┏━━

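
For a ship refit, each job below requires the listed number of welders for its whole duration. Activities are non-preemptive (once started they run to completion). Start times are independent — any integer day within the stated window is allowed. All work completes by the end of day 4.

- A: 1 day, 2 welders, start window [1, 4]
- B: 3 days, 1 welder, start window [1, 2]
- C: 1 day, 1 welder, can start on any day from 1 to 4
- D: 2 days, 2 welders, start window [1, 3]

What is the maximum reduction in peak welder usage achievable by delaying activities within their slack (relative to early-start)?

Early-start peak: d1:6  d2:3  d3:1  d4:0 ⇒ 6.
Leveled (A@1, B@1, C@2, D@3): d1:3  d2:2  d3:3  d4:2 ⇒ 3.
Reduction 6 − 3 = 3.

3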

┗━━

• THE PROBLEM:
Return the whole listing as it stands. Nothing may be altered.

• SOLUTION TO THIS PROBLEM:
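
For a ship refit, each job below requires the listed number of welders for its whole duration. Activities are non-preemptive (once started they run to completion). Start times are independent — any integer day within the stated window is allowed. All work completes by the end of day 4.

- A: 1 day, 2 welders, start window [1, 4]
- B: 3 days, 1 welder, start window [1, 2]
- C: 1 day, 1 welder, can start on any day from 1 to 4
- D: 2 days, 2 welders, start window [1, 3]

What is the maximum reduction in peak welder usage achievable by delaying activities within their slack (relative to early-start)?

Early-start peak: d1:6  d2:3  d3:1  d4:0 ⇒ 6.
Leveled (A@1, B@1, C@2, D@3): d1:3  d2:2  d3:3  d4:2 ⇒ 3.
Reduction 6 − 3 = 3.

3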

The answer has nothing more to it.